• [Assignment]: The entries below should be transcribed exactly, every one of them.

======

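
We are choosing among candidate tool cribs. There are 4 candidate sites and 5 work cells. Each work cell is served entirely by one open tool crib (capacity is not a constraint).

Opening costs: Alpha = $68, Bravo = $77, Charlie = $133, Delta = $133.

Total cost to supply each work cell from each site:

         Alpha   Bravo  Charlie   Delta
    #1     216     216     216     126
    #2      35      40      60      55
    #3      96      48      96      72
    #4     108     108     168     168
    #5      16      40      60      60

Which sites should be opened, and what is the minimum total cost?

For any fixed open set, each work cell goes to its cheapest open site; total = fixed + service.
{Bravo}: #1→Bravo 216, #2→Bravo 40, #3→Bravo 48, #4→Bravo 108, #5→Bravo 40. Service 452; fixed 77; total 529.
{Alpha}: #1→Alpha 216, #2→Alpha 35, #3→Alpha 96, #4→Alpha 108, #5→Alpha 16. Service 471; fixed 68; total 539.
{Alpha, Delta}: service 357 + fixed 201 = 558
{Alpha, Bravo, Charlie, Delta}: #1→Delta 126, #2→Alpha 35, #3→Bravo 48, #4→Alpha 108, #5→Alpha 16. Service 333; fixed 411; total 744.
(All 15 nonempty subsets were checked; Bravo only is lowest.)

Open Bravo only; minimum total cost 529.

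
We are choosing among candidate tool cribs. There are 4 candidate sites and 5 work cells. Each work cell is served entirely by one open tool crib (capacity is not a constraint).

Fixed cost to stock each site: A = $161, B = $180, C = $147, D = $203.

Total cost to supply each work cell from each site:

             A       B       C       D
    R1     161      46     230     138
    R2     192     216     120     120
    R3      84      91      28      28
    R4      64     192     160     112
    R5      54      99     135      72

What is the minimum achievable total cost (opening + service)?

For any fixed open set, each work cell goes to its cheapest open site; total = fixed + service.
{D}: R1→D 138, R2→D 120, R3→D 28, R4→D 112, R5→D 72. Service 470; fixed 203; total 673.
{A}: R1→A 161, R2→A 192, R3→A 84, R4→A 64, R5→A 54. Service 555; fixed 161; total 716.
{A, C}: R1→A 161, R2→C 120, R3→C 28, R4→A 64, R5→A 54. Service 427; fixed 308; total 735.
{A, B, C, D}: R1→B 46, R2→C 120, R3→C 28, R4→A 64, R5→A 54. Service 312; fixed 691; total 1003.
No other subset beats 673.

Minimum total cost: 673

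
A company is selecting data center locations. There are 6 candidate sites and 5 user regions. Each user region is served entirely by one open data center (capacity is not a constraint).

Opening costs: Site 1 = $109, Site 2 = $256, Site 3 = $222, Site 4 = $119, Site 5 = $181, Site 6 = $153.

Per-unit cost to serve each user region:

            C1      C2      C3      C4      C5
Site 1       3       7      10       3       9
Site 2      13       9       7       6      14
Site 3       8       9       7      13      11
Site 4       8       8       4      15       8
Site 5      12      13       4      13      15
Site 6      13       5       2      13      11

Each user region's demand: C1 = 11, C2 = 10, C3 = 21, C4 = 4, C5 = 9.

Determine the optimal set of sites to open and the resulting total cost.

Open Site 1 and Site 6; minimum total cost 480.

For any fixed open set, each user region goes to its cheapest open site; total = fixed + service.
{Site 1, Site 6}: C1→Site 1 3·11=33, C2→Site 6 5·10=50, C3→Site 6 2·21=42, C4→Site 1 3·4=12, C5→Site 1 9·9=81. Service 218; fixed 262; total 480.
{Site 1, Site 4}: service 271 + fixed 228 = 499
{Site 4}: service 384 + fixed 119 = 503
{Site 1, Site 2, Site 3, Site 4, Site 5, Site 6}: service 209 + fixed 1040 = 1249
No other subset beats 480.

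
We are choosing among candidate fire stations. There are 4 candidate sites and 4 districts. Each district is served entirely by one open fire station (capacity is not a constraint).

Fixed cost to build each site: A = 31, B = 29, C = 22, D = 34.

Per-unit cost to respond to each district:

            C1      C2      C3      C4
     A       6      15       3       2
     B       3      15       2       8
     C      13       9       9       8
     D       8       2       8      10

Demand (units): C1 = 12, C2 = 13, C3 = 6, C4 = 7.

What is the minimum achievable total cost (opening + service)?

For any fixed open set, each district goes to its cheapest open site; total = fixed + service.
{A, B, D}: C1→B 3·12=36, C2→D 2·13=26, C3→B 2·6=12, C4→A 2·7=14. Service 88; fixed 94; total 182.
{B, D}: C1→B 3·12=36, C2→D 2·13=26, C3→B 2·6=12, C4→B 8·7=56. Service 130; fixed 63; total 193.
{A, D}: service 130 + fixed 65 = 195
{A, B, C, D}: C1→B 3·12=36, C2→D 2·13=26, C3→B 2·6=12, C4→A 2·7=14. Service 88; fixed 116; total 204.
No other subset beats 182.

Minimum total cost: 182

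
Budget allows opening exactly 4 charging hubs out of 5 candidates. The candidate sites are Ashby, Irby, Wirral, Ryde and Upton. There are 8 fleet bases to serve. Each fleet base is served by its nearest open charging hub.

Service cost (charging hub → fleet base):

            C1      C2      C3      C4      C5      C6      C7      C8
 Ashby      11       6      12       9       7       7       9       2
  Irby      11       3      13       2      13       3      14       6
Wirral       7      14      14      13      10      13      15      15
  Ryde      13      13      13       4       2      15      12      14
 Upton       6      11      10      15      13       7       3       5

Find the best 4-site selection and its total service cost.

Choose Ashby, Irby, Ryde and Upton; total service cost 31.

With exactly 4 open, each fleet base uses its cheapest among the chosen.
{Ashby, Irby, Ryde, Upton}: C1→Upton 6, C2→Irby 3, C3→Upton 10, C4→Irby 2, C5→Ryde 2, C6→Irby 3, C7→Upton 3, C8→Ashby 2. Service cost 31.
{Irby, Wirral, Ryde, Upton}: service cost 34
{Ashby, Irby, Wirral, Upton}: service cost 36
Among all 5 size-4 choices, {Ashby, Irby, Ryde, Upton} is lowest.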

======

• [Expected answer]:
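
We are choosing among candidate tool cribs. There are 4 candidate sites and 5 work cells. Each work cell is served entirely by one open tool crib (capacity is not a constraint).

Opening costs: Alpha = $68, Bravo = $77, Charlie = $133, Delta = $133.

Total cost to supply each work cell from each site:

         Alpha   Bravo  Charlie   Delta
    #1     216     216     216     126
    #2      35      40      60      55
    #3      96      48      96      72
    #4     108     108     168     168
    #5      16      40      60      60

Which sites should be opened, and what is the minimum total cost?

For any fixed open set, each work cell goes to its cheapest open site; total = fixed + service.
{Bravo}: #1→Bravo 216, #2→Bravo 40, #3→Bravo 48, #4→Bravo 108, #5→Bravo 40. Service 452; fixed 77; total 529.
{Alpha}: #1→Alpha 216, #2→Alpha 35, #3→Alpha 96, #4→Alpha 108, #5→Alpha 16. Service 471; fixed 68; total 539.
{Alpha, Delta}: service 357 + fixed 201 = 558
{Alpha, Bravo, Charlie, Delta}: #1→Delta 126, #2→Alpha 35, #3→Bravo 48, #4→Alpha 108, #5→Alpha 16. Service 333; fixed 411; total 744.
(All 15 nonempty subsets were checked; Bravo only is lowest.)

Open Bravo only; minimum total cost 529.

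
We are choosing among candidate tool cribs. There are 4 candidate sites and 5 work cells. Each work cell is served entirely by one open tool crib (capacity is not a constraint).

Fixed cost to stock each site: A = $161, B = $180, C = $147, D = $203.

Total cost to supply each work cell from each site:

             A       B       C       D
    R1     161      46     230     138
    R2     192     216     120     120
    R3      84      91      28      28
    R4      64     192     160     112
    R5      54      99     135      72

What is the minimum achievable total cost (opening + service)?

For any fixed open set, each work cell goes to its cheapest open site; total = fixed + service.
{D}: R1→D 138, R2→D 120, R3→D 28, R4→D 112, R5→D 72. Service 470; fixed 203; total 673.
{A}: R1→A 161, R2→A 192, R3→A 84, R4→A 64, R5→A 54. Service 555; fixed 161; total 716.
{A, C}: R1→A 161, R2→C 120, R3→C 28, R4→A 64, R5→A 54. Service 427; fixed 308; total 735.
{A, B, C, D}: R1→B 46, R2→C 120, R3→C 28, R4→A 64, R5→A 54. Service 312; fixed 691; total 1003.
No other subset beats 673.

Minimum total cost: 673

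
A company is selecting data center locations. There are 6 candidate sites and 5 user regions. Each user region is served entirely by one open data center (capacity is not a constraint).

Opening costs: Site 1 = $109, Site 2 = $256, Site 3 = $222, Site 4 = $119, Site 5 = $181, Site 6 = $153.

Per-unit cost to serve each user region:

            C1      C2      C3      C4      C5
Site 1       3       7      10       3       9
Site 2      13       9       7       6      14
Site 3       8       9       7      13      11
Site 4       8       8       4      15       8
Site 5      12      13       4      13      15
Site 6      13       5       2      13      11

Each user region's demand: C1 = 11, C2 = 10, C3 = 21, C4 = 4, C5 = 9.

Determine the optimal set of sites to open and the resulting total cost.

Open Site 1 and Site 6; minimum total cost 480.

For any fixed open set, each user region goes to its cheapest open site; total = fixed + service.
{Site 1, Site 6}: C1→Site 1 3·11=33, C2→Site 6 5·10=50, C3→Site 6 2·21=42, C4→Site 1 3·4=12, C5→Site 1 9·9=81. Service 218; fixed 262; total 480.
{Site 1, Site 4}: service 271 + fixed 228 = 499
{Site 4}: service 384 + fixed 119 = 503
{Site 1, Site 2, Site 3, Site 4, Site 5, Site 6}: service 209 + fixed 1040 = 1249
No other subset beats 480.

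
We are choosing among candidate fire stations. There are 4 candidate sites and 4 districts. Each district is served entirely by one open fire station (capacity is not a constraint).

Fixed cost to build each site: A = 31, B = 29, C = 22, D = 34.

Per-unit cost to respond to each district:

            C1      C2      C3      C4
     A       6      15       3       2
     B       3      15       2       8
     C      13       9       9       8
     D       8       2       8      10

Demand (units): C1 = 12, C2 = 13, C3 = 6, C4 = 7.

What is the minimum achievable total cost (opening + service)?

For any fixed open set, each district goes to its cheapest open site; total = fixed + service.
{A, B, D}: C1→B 3·12=36, C2→D 2·13=26, C3→B 2·6=12, C4→A 2·7=14. Service 88; fixed 94; total 182.
{B, D}: C1→B 3·12=36, C2→D 2·13=26, C3→B 2·6=12, C4→B 8·7=56. Service 130; fixed 63; total 193.
{A, D}: service 130 + fixed 65 = 195
{A, B, C, D}: C1→B 3·12=36, C2→D 2·13=26, C3→B 2·6=12, C4→A 2·7=14. Service 88; fixed 116; total 204.
No other subset beats 182.

Minimum total cost: 182

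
Budget allows opening exactly 4 charging hubs out of 5 candidates. The candidate sites are Ashby, Irby, Wirral, Ryde and Upton. There are 8 fleet bases to serve. Each fleet base is served by its nearest open charging hub.

Service cost (charging hub → fleet base):

            C1      C2      C3      C4      C5      C6      C7      C8
 Ashby      11       6      12       9       7       7       9       2
  Irby      11       3      13       2      13       3      14       6
Wirral       7      14      14      13      10      13      15      15
  Ryde      13      13      13       4       2      15      12      14
 Upton       6      11      10      15      13       7       3       5

Find the best 4-site selection and its total service cost.

Choose Ashby, Irby, Ryde and Upton; total service cost 31.

With exactly 4 open, each fleet base uses its cheapest among the chosen.
{Ashby, Irby, Ryde, Upton}: C1→Upton 6, C2→Irby 3, C3→Upton 10, C4→Irby 2, C5→Ryde 2, C6→Irby 3, C7→Upton 3, C8→Ashby 2. Service cost 31.
{Irby, Wirral, Ryde, Upton}: service cost 34
{Ashby, Irby, Wirral, Upton}: service cost 36
Among all 5 size-4 choices, {Ashby, Irby, Ryde, Upton} is lowest.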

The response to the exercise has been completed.